#### Try it
Return every line of the listing, exactly as it reads.
•••
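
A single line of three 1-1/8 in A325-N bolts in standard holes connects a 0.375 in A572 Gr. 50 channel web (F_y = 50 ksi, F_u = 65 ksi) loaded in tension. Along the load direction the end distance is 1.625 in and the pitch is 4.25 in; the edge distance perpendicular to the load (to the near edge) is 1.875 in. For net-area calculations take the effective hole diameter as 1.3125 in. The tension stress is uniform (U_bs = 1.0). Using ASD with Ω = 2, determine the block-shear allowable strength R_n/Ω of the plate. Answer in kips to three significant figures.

64.9 kips

Shear plane L_v = 1.625 + 2·4.25 = 10.12 in; A_gv = 10.12 × 0.375 = 3.797 in².
A_nv = (10.12 − 2.5·1.3125) × 0.375 = 2.566 in².
A_nt = (1.875 − 0.5·1.3125) × 0.375 = 0.457 in².
0.6 F_u A_nv = 100.1 kips; 0.6 F_y A_gv = 113.9 kips → shear rupture governs the shear term.
R_n = 100.1 + 1.0 × 65 × 0.457 = 129.8 kips.
Allowable strength R_n/Ω = 129.8 / 2 = 64.9 kips.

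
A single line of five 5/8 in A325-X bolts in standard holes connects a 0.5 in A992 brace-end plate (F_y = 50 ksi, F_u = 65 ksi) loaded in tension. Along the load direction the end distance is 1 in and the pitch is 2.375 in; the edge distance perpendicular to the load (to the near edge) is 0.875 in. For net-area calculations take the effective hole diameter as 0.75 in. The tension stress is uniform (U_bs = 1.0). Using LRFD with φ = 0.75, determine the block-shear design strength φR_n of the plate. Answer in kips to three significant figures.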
•••
#### Reply to the exercise
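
A single line of three 1-1/8 in A325-N bolts in standard holes connects a 0.375 in A572 Gr. 50 channel web (F_y = 50 ksi, F_u = 65 ksi) loaded in tension. Along the load direction the end distance is 1.625 in and the pitch is 4.25 in; the edge distance perpendicular to the load (to the near edge) is 1.875 in. For net-area calculations take the effective hole diameter as 1.3125 in. The tension stress is uniform (U_bs = 1.0). Using ASD with Ω = 2, determine the block-shear allowable strength R_n/Ω of the plate. Answer in kips to three significant figures.

64.9 kips

Shear plane L_v = 1.625 + 2·4.25 = 10.12 in; A_gv = 10.12 × 0.375 = 3.797 in².
A_nv = (10.12 − 2.5·1.3125) × 0.375 = 2.566 in².
A_nt = (1.875 − 0.5·1.3125) × 0.375 = 0.457 in².
0.6 F_u A_nv = 100.1 kips; 0.6 F_y A_gv = 113.9 kips → shear rupture governs the shear term.
R_n = 100.1 + 1.0 × 65 × 0.457 = 129.8 kips.
Allowable strength R_n/Ω = 129.8 / 2 = 64.9 kips.

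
A single line of five 5/8 in A325-X bolts in standard holes connects a 0.5 in A992 brace-end plate (F_y = 50 ksi, F_u = 65 ksi) loaded in tension. Along the load direction the end distance is 1 in and the pitch is 2.375 in; the edge distance perpendicular to the load (to the near edge) is 0.875 in. For net-area calculations take the effective hole diameter as 0.75 in. The tension stress is uniform (U_bs = 1.0). Using LRFD with φ = 0.75, determine the block-shear design strength φR_n of the plate. Answer in kips to three significant figures.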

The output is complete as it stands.